• PROBLEM: Restate the opening lines of the material below word for word, stopping after the line that contains "gcd(v^3 - 6*v^2".

• DATA PROVIDED:

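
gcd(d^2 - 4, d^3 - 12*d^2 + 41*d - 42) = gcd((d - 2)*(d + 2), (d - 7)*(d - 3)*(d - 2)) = d - 2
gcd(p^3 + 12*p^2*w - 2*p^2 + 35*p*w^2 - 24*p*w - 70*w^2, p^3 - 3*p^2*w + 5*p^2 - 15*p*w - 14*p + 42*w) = p - 2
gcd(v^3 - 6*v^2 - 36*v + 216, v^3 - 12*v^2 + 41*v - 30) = v - 6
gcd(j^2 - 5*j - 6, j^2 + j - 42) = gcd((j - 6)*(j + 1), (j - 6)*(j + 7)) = j - 6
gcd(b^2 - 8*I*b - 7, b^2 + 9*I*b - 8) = 1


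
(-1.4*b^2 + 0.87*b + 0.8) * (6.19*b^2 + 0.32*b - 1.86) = -8.666*b^4 + 4.9373*b^3 + 7.8344*b^2 - 1.3622*b - 1.488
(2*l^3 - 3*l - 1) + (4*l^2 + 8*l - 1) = 2*l^3 + 4*l^2 + 5*l - 2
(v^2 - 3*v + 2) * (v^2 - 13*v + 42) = v^4 - 16*v^3 + 83*v^2 - 152*v + 84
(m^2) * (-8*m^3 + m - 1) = -8*m^5 + m^3 - m^2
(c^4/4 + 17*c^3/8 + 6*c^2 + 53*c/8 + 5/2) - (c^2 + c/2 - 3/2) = c^4/4 + 17*c^3/8 + 5*c^2 + 49*c/8 + 4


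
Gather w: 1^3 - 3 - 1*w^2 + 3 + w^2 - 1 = 0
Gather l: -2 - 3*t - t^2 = -t^2 - 3*t - 2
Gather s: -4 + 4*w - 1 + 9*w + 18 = 13*w + 13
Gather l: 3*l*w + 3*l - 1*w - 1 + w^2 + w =l*(3*w + 3) + w^2 - 1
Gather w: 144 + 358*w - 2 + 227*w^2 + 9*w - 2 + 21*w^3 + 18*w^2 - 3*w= 21*w^3 + 245*w^2 + 364*w + 140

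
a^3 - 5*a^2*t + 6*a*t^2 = a*(a - 3*t)*(a - 2*t)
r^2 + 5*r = r*(r + 5)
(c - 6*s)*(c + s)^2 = c^3 - 4*c^2*s - 11*c*s^2 - 6*s^3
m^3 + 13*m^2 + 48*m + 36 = (m + 1)*(m + 6)^2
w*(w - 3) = w^2 - 3*w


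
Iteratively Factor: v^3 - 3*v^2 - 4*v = (v - 4)*(v^2 + v) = v*(v - 4)*(v + 1)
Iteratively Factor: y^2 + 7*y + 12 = (y + 3)*(y + 4)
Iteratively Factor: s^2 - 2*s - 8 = (s - 4)*(s + 2)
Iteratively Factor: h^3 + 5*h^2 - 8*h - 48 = (h + 4)*(h^2 + h - 12) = (h + 4)^2*(h - 3)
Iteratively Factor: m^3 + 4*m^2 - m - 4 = (m - 1)*(m^2 + 5*m + 4) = (m - 1)*(m + 4)*(m + 1)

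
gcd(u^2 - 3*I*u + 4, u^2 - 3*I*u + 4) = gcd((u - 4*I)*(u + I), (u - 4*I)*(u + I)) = u^2 - 3*I*u + 4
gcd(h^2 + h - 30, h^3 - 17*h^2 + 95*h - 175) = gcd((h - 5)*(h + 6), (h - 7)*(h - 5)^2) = h - 5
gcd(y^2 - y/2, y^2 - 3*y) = y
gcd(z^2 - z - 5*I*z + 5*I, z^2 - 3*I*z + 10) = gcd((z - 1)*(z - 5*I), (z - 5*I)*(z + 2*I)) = z - 5*I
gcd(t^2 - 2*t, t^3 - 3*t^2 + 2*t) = t^2 - 2*t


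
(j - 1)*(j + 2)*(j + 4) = j^3 + 5*j^2 + 2*j - 8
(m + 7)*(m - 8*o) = m^2 - 8*m*o + 7*m - 56*o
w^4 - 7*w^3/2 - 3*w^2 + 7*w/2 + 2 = (w - 4)*(w - 1)*(w + 1/2)*(w + 1)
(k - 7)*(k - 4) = k^2 - 11*k + 28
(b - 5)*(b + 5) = b^2 - 25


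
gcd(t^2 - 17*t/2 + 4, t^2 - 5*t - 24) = t - 8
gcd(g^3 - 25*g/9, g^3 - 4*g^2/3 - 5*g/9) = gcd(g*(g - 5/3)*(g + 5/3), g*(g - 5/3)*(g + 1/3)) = g^2 - 5*g/3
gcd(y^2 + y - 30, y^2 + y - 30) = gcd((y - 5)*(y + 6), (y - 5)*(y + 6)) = y^2 + y - 30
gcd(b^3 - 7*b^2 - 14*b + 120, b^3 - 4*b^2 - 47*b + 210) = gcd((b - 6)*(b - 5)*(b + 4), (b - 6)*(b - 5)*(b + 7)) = b^2 - 11*b + 30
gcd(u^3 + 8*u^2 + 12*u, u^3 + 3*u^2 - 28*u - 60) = u^2 + 8*u + 12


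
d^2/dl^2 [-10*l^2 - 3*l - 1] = -20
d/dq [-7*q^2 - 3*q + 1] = -14*q - 3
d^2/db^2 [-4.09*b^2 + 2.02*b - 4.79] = -8.18000000000000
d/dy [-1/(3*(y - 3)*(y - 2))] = (2*y - 5)/(3*(y - 3)^2*(y - 2)^2)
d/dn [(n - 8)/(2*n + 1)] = 17/(2*n + 1)^2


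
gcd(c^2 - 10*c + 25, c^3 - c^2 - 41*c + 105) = c - 5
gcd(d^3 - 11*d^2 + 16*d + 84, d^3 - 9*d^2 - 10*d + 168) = d^2 - 13*d + 42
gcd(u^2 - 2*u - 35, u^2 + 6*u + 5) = u + 5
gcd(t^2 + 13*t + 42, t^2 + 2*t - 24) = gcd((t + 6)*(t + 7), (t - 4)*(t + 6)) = t + 6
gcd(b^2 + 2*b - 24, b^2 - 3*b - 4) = b - 4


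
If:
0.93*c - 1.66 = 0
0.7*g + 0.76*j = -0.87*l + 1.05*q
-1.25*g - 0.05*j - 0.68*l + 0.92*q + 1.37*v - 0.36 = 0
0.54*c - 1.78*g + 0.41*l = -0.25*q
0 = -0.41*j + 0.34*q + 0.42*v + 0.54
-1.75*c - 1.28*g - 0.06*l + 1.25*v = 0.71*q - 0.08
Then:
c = 1.78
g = -0.40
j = -0.43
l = -2.47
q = -2.62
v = 0.42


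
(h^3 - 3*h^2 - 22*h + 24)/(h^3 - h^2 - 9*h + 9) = (h^2 - 2*h - 24)/(h^2 - 9)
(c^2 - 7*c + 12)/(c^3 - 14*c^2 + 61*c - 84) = 1/(c - 7)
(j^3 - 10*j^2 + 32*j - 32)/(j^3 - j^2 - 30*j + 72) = (j^2 - 6*j + 8)/(j^2 + 3*j - 18)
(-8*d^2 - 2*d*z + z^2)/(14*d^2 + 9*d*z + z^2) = (-4*d + z)/(7*d + z)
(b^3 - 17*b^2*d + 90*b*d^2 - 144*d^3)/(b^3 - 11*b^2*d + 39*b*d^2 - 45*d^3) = (b^2 - 14*b*d + 48*d^2)/(b^2 - 8*b*d + 15*d^2)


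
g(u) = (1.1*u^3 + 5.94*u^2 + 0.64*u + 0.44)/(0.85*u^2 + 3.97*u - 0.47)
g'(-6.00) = 3.38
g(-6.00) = -4.30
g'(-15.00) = 1.32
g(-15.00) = -18.18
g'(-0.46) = 1.03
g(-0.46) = -0.61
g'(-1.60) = 1.55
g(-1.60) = -2.18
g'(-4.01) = 6.40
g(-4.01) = -8.25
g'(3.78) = 1.33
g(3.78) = 5.51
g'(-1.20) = 1.45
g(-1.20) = -1.58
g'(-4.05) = 6.98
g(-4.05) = -8.52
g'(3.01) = 1.33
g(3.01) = 4.49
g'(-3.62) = 3.55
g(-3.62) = -6.42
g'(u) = (-1.7*u - 3.97)*(1.1*u^3 + 5.94*u^2 + 0.64*u + 0.44)/(0.85*u^2 + 3.97*u - 0.47)^2 + (3.3*u^2 + 11.88*u + 0.64)/(0.85*u^2 + 3.97*u - 0.47) = (0.935*u^4 + 8.734*u^3 + 21.4868*u^2 - 6.3316*u - 2.0476)/(0.7225*u^4 + 6.749*u^3 + 14.9619*u^2 - 3.7318*u + 0.2209)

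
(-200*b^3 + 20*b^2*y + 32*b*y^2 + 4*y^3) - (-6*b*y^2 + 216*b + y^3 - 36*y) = -200*b^3 + 20*b^2*y + 38*b*y^2 - 216*b + 3*y^3 + 36*y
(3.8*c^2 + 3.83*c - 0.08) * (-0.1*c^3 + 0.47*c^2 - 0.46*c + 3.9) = -0.38*c^5 + 1.403*c^4 + 0.0601*c^3 + 13.0206*c^2 + 14.9738*c - 0.312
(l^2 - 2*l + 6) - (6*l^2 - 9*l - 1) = -5*l^2 + 7*l + 7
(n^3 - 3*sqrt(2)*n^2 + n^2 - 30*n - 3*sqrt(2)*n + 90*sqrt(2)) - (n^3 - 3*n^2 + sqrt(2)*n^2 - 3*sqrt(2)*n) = -4*sqrt(2)*n^2 + 4*n^2 - 30*n + 90*sqrt(2)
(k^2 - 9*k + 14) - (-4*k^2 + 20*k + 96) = 5*k^2 - 29*k - 82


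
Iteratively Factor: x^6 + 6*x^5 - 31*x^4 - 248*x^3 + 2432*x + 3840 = (x + 3)*(x^5 + 3*x^4 - 40*x^3 - 128*x^2 + 384*x + 1280) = (x + 3)*(x + 4)*(x^4 - x^3 - 36*x^2 + 16*x + 320) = (x - 4)*(x + 3)*(x + 4)*(x^3 + 3*x^2 - 24*x - 80) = (x - 5)*(x - 4)*(x + 3)*(x + 4)*(x^2 + 8*x + 16) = (x - 5)*(x - 4)*(x + 3)*(x + 4)^2*(x + 4)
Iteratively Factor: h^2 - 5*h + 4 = (h - 4)*(h - 1)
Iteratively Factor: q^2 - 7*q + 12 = (q - 3)*(q - 4)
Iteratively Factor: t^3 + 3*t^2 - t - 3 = (t + 1)*(t^2 + 2*t - 3) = (t + 1)*(t + 3)*(t - 1)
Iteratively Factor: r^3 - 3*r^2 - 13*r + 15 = (r - 5)*(r^2 + 2*r - 3) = (r - 5)*(r + 3)*(r - 1)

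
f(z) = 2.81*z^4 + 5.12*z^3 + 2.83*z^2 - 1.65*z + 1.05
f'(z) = 11.24*z^3 + 15.36*z^2 + 5.66*z - 1.65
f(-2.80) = 88.18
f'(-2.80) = -143.82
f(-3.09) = 138.29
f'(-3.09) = -204.10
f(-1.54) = 7.41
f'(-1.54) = -14.99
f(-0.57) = 2.26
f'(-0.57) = -1.97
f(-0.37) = 1.84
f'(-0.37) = -2.21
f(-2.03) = 20.95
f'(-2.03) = -43.87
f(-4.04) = 464.87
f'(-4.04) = -514.97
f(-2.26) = 33.44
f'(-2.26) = -65.73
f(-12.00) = 49849.17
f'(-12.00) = -17280.45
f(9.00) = 22384.32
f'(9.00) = 9487.41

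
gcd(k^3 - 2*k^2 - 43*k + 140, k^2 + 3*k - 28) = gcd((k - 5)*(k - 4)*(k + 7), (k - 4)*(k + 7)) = k^2 + 3*k - 28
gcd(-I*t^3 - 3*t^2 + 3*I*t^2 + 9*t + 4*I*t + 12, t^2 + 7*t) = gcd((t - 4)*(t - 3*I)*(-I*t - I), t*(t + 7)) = 1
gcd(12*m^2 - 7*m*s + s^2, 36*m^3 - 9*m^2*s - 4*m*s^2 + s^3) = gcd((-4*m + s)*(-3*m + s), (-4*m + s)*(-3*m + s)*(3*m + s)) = 12*m^2 - 7*m*s + s^2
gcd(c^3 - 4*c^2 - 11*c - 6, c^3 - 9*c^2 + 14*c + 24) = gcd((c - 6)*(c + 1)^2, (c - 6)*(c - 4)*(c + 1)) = c^2 - 5*c - 6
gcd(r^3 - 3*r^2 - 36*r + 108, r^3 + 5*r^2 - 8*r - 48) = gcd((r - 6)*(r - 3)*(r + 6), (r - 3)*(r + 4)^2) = r - 3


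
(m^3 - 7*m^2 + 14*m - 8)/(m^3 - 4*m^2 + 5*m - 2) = (m - 4)/(m - 1)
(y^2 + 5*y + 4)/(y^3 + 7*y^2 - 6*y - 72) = (y + 1)/(y^2 + 3*y - 18)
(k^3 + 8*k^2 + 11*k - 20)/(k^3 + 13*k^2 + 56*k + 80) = (k - 1)/(k + 4)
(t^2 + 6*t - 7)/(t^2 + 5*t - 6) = (t + 7)/(t + 6)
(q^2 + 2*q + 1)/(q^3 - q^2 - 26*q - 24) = (q + 1)/(q^2 - 2*q - 24)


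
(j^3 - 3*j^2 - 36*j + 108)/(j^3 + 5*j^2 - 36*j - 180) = (j - 3)/(j + 5)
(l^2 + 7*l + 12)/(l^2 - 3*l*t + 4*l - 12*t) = (-l - 3)/(-l + 3*t)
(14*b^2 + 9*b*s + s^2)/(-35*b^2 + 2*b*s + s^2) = (2*b + s)/(-5*b + s)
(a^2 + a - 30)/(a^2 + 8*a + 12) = (a - 5)/(a + 2)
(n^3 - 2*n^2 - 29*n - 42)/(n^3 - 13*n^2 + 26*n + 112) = (n + 3)/(n - 8)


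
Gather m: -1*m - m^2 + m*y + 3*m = -m^2 + m*(y + 2)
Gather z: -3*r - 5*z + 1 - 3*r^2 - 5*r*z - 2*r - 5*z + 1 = -3*r^2 - 5*r + z*(-5*r - 10) + 2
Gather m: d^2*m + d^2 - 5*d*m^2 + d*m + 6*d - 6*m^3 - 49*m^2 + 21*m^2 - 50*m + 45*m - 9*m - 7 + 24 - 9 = d^2 + 6*d - 6*m^3 + m^2*(-5*d - 28) + m*(d^2 + d - 14) + 8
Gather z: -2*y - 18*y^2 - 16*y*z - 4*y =-18*y^2 - 16*y*z - 6*y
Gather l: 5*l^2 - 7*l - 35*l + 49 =5*l^2 - 42*l + 49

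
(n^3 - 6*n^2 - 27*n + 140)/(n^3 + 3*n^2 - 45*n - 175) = (n - 4)/(n + 5)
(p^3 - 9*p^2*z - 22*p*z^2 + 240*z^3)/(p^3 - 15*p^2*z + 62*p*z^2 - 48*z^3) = (-p - 5*z)/(-p + z)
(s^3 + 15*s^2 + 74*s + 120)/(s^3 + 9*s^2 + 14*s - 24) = (s + 5)/(s - 1)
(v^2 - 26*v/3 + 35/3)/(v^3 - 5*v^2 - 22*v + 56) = (v - 5/3)/(v^2 + 2*v - 8)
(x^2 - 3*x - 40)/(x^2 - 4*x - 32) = (x + 5)/(x + 4)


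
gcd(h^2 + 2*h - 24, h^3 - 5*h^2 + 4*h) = h - 4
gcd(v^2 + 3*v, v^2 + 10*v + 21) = v + 3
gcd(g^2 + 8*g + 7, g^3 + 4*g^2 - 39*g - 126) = g + 7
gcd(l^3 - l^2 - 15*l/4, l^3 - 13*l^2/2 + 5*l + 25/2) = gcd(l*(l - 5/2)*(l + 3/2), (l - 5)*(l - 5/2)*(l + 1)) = l - 5/2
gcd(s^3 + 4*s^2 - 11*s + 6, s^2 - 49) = 1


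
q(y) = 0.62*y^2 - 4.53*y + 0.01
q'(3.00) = -0.81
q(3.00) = -8.00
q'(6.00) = 2.91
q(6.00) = -4.85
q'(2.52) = -1.41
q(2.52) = -7.47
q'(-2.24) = -7.31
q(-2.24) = 13.27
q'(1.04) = -3.24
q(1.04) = -4.03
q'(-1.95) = -6.95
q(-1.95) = 11.20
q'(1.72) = -2.40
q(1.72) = -5.95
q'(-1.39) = -6.25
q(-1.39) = 7.50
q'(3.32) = -0.41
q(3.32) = -8.20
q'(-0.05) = -4.59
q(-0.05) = 0.24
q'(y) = 1.24*y - 4.53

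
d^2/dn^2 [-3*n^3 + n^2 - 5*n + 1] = 2 - 18*n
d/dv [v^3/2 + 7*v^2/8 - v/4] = 3*v^2/2 + 7*v/4 - 1/4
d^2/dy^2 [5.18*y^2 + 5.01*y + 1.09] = 10.3600000000000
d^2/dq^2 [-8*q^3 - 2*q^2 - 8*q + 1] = -48*q - 4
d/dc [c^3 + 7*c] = 3*c^2 + 7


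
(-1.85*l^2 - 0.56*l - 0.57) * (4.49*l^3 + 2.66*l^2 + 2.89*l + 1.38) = -8.3065*l^5 - 7.4354*l^4 - 9.3954*l^3 - 5.6876*l^2 - 2.4201*l - 0.7866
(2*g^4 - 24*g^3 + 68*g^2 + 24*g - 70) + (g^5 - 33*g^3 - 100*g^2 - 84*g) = g^5 + 2*g^4 - 57*g^3 - 32*g^2 - 60*g - 70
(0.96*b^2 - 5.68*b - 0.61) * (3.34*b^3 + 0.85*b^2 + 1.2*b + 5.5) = 3.2064*b^5 - 18.1552*b^4 - 5.7134*b^3 - 2.0545*b^2 - 31.972*b - 3.355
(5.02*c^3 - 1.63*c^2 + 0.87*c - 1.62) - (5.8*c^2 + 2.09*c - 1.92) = 5.02*c^3 - 7.43*c^2 - 1.22*c + 0.3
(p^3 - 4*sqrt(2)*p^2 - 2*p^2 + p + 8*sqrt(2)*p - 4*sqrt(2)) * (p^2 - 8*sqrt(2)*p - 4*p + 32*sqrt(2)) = p^5 - 12*sqrt(2)*p^4 - 6*p^4 + 73*p^3 + 72*sqrt(2)*p^3 - 388*p^2 - 108*sqrt(2)*p^2 + 48*sqrt(2)*p + 576*p - 256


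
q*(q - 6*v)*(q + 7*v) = q^3 + q^2*v - 42*q*v^2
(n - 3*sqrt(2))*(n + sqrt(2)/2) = n^2 - 5*sqrt(2)*n/2 - 3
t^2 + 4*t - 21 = (t - 3)*(t + 7)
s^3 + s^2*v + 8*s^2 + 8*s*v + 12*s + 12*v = (s + 2)*(s + 6)*(s + v)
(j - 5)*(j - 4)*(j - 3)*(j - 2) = j^4 - 14*j^3 + 71*j^2 - 154*j + 120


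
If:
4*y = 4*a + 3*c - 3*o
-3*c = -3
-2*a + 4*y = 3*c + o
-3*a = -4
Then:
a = 4/3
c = 1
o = 2/3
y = 19/12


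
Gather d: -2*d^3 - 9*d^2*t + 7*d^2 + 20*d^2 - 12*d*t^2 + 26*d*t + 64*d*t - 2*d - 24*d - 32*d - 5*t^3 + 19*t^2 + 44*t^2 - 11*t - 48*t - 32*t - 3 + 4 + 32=-2*d^3 + d^2*(27 - 9*t) + d*(-12*t^2 + 90*t - 58) - 5*t^3 + 63*t^2 - 91*t + 33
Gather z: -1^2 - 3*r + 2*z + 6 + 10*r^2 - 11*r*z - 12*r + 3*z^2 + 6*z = 10*r^2 - 15*r + 3*z^2 + z*(8 - 11*r) + 5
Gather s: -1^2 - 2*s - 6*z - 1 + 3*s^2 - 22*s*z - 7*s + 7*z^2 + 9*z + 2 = 3*s^2 + s*(-22*z - 9) + 7*z^2 + 3*z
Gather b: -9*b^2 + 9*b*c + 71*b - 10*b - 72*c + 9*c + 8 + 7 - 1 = -9*b^2 + b*(9*c + 61) - 63*c + 14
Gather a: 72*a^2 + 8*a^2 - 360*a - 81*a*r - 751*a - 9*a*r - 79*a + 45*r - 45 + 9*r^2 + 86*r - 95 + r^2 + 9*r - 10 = 80*a^2 + a*(-90*r - 1190) + 10*r^2 + 140*r - 150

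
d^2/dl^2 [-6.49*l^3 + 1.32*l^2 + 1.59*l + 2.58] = 2.64 - 38.94*l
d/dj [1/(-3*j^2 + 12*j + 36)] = 2*(j - 2)/(3*(-j^2 + 4*j + 12)^2)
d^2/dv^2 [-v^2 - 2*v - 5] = -2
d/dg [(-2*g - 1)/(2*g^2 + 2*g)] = (-g*(g + 1) + (2*g + 1)^2/2)/(g^2*(g + 1)^2)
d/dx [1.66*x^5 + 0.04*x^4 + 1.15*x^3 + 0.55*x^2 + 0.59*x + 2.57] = 8.3*x^4 + 0.16*x^3 + 3.45*x^2 + 1.1*x + 0.59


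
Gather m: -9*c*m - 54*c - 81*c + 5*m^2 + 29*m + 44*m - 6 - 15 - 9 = -135*c + 5*m^2 + m*(73 - 9*c) - 30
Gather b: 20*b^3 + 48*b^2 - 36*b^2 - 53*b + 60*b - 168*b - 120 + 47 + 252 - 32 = 20*b^3 + 12*b^2 - 161*b + 147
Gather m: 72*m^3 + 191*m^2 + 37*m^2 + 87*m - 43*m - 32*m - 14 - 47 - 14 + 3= 72*m^3 + 228*m^2 + 12*m - 72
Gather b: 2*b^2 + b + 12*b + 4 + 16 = 2*b^2 + 13*b + 20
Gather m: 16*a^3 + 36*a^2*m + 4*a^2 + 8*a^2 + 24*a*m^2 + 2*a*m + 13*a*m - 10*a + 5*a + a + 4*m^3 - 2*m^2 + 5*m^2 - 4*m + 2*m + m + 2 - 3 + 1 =16*a^3 + 12*a^2 - 4*a + 4*m^3 + m^2*(24*a + 3) + m*(36*a^2 + 15*a - 1)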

• RESULT:
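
gcd(d^2 - 4, d^3 - 12*d^2 + 41*d - 42) = gcd((d - 2)*(d + 2), (d - 7)*(d - 3)*(d - 2)) = d - 2
gcd(p^3 + 12*p^2*w - 2*p^2 + 35*p*w^2 - 24*p*w - 70*w^2, p^3 - 3*p^2*w + 5*p^2 - 15*p*w - 14*p + 42*w) = p - 2
gcd(v^3 - 6*v^2 - 36*v + 216, v^3 - 12*v^2 + 41*v - 30) = v - 6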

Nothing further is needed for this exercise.